▸ **Extracted data entries**:
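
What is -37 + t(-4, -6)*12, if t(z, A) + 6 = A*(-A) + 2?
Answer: -517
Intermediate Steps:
t(z, A) = -4 - A² (t(z, A) = -6 + (A*(-A) + 2) = -6 + (-A² + 2) = -6 + (2 - A²) = -4 - A²)
-37 + t(-4, -6)*12 = -37 + (-4 - 1*(-6)²)*12 = -37 + (-4 - 1*36)*12 = -37 + (-4 - 36)*12 = -37 - 40*12 = -37 - 480 = -517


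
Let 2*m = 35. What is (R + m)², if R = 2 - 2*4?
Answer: 529/4 ≈ 132.25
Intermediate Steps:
m = 35/2 (m = (½)*35 = 35/2 ≈ 17.500)
R = -6 (R = 2 - 8 = -6)
(R + m)² = (-6 + 35/2)² = (23/2)² = 529/4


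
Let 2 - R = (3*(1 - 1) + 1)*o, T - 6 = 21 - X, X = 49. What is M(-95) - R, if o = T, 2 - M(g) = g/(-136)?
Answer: -3087/136 ≈ -22.699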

▸ **Prompt**:
The records above are to be duplicated word for word.

▸ **Output below**:
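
What is -37 + t(-4, -6)*12, if t(z, A) + 6 = A*(-A) + 2?
Answer: -517
Intermediate Steps:
t(z, A) = -4 - A² (t(z, A) = -6 + (A*(-A) + 2) = -6 + (-A² + 2) = -6 + (2 - A²) = -4 - A²)
-37 + t(-4, -6)*12 = -37 + (-4 - 1*(-6)²)*12 = -37 + (-4 - 1*36)*12 = -37 + (-4 - 36)*12 = -37 - 40*12 = -37 - 480 = -517


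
Let 2*m = 35. What is (R + m)², if R = 2 - 2*4?
Answer: 529/4 ≈ 132.25
Intermediate Steps:
m = 35/2 (m = (½)*35 = 35/2 ≈ 17.500)
R = -6 (R = 2 - 8 = -6)
(R + m)² = (-6 + 35/2)² = (23/2)² = 529/4


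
Let 2 - R = (3*(1 - 1) + 1)*o, T - 6 = 21 - X, X = 49. What is M(-95) - R, if o = T, 2 - M(g) = g/(-136)?
Answer: -3087/136 ≈ -22.699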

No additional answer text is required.